◆ What you need to do
The whole of the data must be transcribed exactly.

◆ Source data
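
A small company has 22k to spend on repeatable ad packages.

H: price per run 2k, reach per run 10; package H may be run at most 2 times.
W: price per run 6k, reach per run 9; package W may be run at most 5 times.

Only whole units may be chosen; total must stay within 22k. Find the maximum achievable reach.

47

2×H and 3×W: price 22 ≤ 22, reach 2·10 + 3·9 = 47.
2×H and 2×W: price 16 ≤ 22, reach 2·10 + 2·9 = 38.
Best is 47.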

◆ Task response
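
A small company has 22k to spend on repeatable ad packages.

H: price per run 2k, reach per run 10; package H may be run at most 2 times.
W: price per run 6k, reach per run 9; package W may be run at most 5 times.

Only whole units may be chosen; total must stay within 22k. Find the maximum achievable reach.

47

2×H and 3×W: price 22 ≤ 22, reach 2·10 + 3·9 = 47.
2×H and 2×W: price 16 ≤ 22, reach 2·10 + 2·9 = 38.
Best is 47.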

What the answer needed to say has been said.